▸ **WHAT TO WORK ON**
Look for "permitted" in each line of the records, and copy the lines that have it.
##### RECORDS FOR THIS EXERCISE #####
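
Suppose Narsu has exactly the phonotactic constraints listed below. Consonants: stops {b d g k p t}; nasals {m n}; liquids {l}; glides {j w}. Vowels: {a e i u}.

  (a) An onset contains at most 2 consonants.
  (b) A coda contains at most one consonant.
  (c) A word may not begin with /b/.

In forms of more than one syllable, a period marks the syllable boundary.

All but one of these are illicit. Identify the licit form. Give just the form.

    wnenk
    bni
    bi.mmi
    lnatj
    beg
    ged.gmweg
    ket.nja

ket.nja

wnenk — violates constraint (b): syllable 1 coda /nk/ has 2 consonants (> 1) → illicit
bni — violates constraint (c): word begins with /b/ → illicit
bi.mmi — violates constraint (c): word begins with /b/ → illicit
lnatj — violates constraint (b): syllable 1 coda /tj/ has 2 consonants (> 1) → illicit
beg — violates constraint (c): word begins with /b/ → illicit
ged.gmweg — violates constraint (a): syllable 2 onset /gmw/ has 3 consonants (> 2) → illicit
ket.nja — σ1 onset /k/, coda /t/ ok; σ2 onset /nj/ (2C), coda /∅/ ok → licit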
#####
##### RECORDS FOR THIS EXERCISE #####
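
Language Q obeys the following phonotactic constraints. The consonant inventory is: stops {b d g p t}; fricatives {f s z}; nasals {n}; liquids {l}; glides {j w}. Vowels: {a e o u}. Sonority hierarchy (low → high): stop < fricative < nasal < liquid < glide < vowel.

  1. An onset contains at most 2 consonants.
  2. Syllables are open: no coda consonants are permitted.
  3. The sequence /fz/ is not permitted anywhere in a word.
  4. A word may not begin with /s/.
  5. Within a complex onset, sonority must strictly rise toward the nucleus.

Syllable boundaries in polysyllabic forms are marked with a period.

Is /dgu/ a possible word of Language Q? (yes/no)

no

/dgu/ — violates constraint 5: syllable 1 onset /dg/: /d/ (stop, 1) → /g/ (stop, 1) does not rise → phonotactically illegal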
#####
▸ **FINAL ANSWER**
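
  2. Syllables are open: no coda consonants are permitted.
  3. The sequence /fz/ is not permitted anywhere in a word.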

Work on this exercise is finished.